[The task]: Could you set down exactly the lines in the records below between the line holding "(iv) Vera is lower than Bram" and the line holding "(xi) Dana is lower than Gia", inclusive?

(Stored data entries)

--*--

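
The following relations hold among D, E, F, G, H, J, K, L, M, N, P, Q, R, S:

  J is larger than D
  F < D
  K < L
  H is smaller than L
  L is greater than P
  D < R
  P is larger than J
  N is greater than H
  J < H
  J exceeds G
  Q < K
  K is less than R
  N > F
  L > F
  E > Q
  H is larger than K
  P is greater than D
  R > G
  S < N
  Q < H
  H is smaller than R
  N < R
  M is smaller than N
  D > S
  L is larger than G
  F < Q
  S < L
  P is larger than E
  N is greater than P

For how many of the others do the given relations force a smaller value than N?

The elements the relations force below N are S, F, G, Q, D, J, K, M, H, E, P — no chain reaches any other.
That is 11.

11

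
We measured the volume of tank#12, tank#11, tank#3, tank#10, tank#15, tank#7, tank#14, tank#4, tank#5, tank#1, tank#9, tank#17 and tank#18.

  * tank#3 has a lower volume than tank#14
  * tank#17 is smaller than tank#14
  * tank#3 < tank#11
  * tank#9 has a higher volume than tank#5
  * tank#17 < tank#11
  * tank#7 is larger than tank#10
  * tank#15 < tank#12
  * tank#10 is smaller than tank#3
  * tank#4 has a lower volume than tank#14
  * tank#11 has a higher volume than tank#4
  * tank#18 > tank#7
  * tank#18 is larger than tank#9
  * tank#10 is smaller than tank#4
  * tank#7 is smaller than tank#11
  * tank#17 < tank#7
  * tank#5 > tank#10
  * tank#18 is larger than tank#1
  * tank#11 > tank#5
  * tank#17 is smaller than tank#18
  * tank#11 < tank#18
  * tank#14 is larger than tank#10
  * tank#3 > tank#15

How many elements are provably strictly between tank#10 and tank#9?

The relations place tank#10 below tank#9. An element lies strictly between them when it is forced above tank#10 and also forced below tank#9.
Above tank#10: {tank#5, tank#3, tank#7, tank#4, tank#11, tank#14, tank#18}. Below tank#9: {tank#5}.
Intersection: {tank#5} — 1.

1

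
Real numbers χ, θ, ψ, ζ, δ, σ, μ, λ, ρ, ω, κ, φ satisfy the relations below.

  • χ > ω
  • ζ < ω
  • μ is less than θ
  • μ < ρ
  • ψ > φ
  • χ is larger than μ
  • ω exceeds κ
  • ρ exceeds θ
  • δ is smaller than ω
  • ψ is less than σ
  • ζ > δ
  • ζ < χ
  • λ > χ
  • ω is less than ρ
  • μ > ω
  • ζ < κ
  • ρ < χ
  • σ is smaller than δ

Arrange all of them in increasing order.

φ < ψ < σ < δ < ζ < κ < ω < μ < θ < ρ < χ < λ

Each adjacent pair is fixed by a given relation: φ < ψ; ψ < σ; σ < δ; δ < ζ; ζ < κ; κ < ω; ω < μ; μ < θ; θ < ρ; ρ < χ; χ < λ. Chaining them end to end gives the full order.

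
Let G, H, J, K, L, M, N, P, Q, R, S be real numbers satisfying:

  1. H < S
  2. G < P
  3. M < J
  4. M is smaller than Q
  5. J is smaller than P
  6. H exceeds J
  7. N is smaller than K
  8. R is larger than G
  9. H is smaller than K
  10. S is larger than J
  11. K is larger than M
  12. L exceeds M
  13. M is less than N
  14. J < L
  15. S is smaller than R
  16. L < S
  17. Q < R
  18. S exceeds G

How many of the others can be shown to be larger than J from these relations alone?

6

The elements the relations force above J are H, L, P, S, K, R — no chain reaches any other.
That is 6.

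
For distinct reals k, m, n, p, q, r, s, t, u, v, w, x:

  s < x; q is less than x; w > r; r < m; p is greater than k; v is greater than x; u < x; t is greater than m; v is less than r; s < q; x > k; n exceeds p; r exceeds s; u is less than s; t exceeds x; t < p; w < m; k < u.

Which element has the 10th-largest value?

s

Chaining the given pairs: k < u < s < q < x < v < r < w < m < t < p < n.
The 10th largest is s.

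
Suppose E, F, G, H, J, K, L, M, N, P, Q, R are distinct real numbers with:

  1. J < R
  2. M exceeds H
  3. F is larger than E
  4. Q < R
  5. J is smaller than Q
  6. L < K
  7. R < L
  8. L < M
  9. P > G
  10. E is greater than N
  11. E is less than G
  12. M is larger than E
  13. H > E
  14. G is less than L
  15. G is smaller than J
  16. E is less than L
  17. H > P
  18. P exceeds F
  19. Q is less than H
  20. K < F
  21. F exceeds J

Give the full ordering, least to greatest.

Each adjacent pair is fixed by a given relation: N < E; E < G; G < J; J < Q; Q < R; R < L; L < K; K < F; F < P; P < H; H < M. Chaining them end to end gives the full order.

N < E < G < J < Q < R < L < K < F < P < H < M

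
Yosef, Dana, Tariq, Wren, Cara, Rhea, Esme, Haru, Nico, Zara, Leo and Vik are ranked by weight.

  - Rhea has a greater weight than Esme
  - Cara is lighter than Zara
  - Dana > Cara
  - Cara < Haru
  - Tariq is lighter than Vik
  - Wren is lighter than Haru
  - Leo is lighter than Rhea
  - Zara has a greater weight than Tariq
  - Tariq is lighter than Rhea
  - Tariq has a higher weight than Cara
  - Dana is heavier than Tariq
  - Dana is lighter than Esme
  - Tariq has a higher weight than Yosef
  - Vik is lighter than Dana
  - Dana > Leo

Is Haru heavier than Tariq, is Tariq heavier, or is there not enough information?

Following every chain through Tariq: above Tariq we get Vik, Dana, Esme, Zara, Rhea; below Tariq we get Cara, Yosef.
Haru is not reached, and no chain runs the other way from Haru to Tariq.
So the given relations leave the order of Tariq and Haru undetermined.

undetermined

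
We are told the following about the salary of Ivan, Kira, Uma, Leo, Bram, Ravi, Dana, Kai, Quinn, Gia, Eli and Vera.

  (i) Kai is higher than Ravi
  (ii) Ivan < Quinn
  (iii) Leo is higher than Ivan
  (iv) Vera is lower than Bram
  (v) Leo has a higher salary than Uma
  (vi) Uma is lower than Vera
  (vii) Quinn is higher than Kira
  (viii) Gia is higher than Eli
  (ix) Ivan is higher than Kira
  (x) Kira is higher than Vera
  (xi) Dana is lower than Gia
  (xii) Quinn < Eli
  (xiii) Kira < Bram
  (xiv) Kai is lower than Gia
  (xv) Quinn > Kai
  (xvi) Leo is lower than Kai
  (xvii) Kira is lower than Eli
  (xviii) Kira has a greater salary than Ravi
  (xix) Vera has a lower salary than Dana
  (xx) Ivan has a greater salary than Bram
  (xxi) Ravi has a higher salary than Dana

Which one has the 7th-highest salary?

Bram

The consecutive relations fix a unique order: Uma < Vera < Dana < Ravi < Kira < Bram < Ivan < Leo < Kai < Quinn < Eli < Gia.
The 7th largest is Bram.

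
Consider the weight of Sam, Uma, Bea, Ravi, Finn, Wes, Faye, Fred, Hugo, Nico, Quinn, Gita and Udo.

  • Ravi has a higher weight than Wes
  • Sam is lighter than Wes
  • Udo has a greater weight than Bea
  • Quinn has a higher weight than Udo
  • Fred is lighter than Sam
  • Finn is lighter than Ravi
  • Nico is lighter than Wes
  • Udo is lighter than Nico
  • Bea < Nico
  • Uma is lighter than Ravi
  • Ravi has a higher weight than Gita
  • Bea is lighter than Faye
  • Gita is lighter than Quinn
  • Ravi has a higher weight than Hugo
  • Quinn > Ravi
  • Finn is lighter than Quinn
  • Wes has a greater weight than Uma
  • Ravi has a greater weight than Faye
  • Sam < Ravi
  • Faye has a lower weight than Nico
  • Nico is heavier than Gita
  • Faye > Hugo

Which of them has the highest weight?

Fred is not greatest since Fred < Sam; Bea is not greatest since Bea < Nico; Gita is not greatest since Gita < Ravi; Hugo is not greatest since Hugo < Faye; Finn is not greatest since Finn < Quinn; Udo is not greatest since Udo < Nico; Uma is not greatest since Uma < Ravi; Faye is not greatest since Faye < Nico; Sam is not greatest since Sam < Ravi; Nico is not greatest since Nico < Wes; Wes is not greatest since Wes < Ravi; Ravi is not greatest since Ravi < Quinn.
Only Quinn has nothing above it, so Quinn is the highest weight.

Quinn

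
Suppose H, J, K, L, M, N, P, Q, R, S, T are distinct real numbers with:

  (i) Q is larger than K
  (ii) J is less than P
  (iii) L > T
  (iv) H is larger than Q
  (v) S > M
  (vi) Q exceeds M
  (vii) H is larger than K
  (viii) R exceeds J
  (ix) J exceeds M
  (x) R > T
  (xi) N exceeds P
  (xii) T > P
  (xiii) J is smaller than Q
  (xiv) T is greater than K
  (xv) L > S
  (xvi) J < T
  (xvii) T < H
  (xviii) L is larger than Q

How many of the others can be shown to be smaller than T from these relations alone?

Directly below T: J, K, P.
One step further: M (4 so far).
Nothing else is reachable below T; 4 in all.

4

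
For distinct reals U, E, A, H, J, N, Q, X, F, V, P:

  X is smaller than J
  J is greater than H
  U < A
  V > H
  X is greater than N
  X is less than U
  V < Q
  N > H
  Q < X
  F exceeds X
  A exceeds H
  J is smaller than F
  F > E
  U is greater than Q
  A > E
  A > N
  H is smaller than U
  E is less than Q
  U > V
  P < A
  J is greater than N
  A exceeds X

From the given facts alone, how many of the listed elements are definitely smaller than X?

The elements the relations force below X are E, H, V, N, Q — no chain reaches any other.
That is 5.

5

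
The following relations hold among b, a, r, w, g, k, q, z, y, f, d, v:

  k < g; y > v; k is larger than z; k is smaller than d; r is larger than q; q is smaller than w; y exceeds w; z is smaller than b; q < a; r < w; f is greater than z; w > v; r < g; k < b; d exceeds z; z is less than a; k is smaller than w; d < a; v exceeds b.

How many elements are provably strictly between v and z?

2

The relations place z below v. An element lies strictly between them when it is forced above z and also forced below v.
Above z: {f, k, d, b, w, y, a, g}. Below v: {k, b}.
Intersection: {k, b} — 2.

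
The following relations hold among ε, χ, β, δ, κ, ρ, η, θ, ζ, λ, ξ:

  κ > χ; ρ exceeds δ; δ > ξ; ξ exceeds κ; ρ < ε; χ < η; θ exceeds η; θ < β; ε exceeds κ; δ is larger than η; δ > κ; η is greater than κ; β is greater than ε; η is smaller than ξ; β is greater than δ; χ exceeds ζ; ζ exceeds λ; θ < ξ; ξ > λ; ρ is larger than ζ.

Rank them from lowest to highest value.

The consecutive links are each given: λ < ζ; ζ < χ; χ < κ; κ < η; η < θ; θ < ξ; ξ < δ; δ < ρ; ρ < ε; ε < β.

λ < ζ < χ < κ < η < θ < ξ < δ < ρ < ε < β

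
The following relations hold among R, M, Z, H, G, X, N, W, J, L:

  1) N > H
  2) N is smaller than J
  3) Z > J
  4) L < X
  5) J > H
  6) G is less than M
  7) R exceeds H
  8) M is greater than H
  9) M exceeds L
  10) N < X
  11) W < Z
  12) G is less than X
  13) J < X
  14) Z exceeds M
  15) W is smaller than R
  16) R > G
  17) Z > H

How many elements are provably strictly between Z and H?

3

The relations place H below Z. An element lies strictly between them when it is forced above H and also forced below Z.
Above H: {M, N, J, X, R}. Below Z: {G, L, W, M, N, J}.
Intersection: {M, N, J} — 3.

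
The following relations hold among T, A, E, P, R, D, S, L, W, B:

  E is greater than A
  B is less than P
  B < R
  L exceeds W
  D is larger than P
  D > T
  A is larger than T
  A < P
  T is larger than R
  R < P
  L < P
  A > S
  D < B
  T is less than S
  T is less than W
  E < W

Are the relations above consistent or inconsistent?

We have D < B stated directly, yet also B < R < T < S < A < E < W < L < P < D by chaining the others — so B < D. Contradiction.

inconsistent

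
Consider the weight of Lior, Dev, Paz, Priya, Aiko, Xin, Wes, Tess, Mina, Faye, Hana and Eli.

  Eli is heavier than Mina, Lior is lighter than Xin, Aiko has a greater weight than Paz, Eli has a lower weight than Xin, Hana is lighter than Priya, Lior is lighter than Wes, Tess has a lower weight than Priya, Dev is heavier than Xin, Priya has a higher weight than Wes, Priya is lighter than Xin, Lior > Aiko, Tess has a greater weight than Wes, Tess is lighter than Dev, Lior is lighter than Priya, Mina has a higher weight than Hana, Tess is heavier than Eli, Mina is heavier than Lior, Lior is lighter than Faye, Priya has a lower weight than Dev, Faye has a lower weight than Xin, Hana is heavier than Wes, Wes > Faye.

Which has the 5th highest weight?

Eli

The consecutive relations fix a unique order: Paz < Aiko < Lior < Faye < Wes < Hana < Mina < Eli < Tess < Priya < Xin < Dev.
The 5th largest is Eli.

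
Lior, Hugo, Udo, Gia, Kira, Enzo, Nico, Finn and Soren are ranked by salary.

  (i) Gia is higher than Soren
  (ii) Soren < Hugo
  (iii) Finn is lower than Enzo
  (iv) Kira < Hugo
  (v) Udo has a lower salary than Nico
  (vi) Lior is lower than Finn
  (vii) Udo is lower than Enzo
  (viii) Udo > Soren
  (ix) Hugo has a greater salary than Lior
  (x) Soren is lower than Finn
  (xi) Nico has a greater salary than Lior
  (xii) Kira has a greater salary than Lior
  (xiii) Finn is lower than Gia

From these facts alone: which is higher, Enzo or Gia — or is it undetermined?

Following every chain through Enzo: below Enzo we get Lior, Soren, Udo, Finn.
Gia is not reached, and no chain runs the other way from Gia to Enzo.
So the given relations leave the order of Enzo and Gia undetermined.

undetermined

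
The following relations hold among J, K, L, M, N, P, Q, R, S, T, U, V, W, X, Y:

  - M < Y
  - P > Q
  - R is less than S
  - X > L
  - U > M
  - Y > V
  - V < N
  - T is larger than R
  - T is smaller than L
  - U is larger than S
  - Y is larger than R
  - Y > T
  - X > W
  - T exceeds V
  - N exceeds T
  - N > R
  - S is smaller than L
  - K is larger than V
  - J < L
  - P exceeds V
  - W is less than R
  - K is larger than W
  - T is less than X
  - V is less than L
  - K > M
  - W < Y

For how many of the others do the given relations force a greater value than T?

Directly above T: L, Y, X, N.
Nothing else is reachable above T; 4 in all.

4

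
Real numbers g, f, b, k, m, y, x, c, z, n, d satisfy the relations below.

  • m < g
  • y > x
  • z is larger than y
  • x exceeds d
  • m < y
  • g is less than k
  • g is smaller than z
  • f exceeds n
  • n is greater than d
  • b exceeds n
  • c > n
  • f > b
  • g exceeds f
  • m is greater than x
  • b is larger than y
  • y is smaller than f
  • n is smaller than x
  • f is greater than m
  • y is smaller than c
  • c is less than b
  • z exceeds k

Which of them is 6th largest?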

--*--

[Reply to the exercise]:
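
  (iv) Vera is lower than Bram
  (v) Leo has a higher salary than Uma
  (vi) Uma is lower than Vera
  (vii) Quinn is higher than Kira
  (viii) Gia is higher than Eli
  (ix) Ivan is higher than Kira
  (x) Kira is higher than Vera
  (xi) Dana is lower than Gia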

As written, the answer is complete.